• **Work required**
Only the lines of the data below from the one with "Two mines —" through the one with "Compute Pike's profit" are wanted. Repeat them exactly.

• **Provided information**

┄┄┄┄┄┄┄┄┄┄┄┄┄┄┄┄┄┄┄┄

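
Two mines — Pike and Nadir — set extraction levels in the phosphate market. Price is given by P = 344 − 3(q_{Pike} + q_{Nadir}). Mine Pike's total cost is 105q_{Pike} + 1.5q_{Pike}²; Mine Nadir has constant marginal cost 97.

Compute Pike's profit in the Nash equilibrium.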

┄┄┄┄┄┄┄┄┄┄┄┄┄┄┄┄┄┄┄┄

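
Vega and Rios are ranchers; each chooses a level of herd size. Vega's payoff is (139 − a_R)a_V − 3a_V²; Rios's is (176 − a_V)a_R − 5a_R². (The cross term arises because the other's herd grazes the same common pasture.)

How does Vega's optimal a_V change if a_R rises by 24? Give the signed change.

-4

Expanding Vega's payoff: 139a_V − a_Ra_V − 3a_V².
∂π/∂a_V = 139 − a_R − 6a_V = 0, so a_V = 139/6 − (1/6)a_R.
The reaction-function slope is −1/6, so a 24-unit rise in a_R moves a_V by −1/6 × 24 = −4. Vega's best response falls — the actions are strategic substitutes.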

┄┄┄┄┄┄┄┄┄┄┄┄┄┄┄┄┄┄┄┄

• **Response to this exercise**
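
Two mines — Pike and Nadir — set extraction levels in the phosphate market. Price is given by P = 344 − 3(q_{Pike} + q_{Nadir}). Mine Pike's total cost is 105q_{Pike} + 1.5q_{Pike}²; Mine Nadir has constant marginal cost 97.

Compute Pike's profit in the Nash equilibrium.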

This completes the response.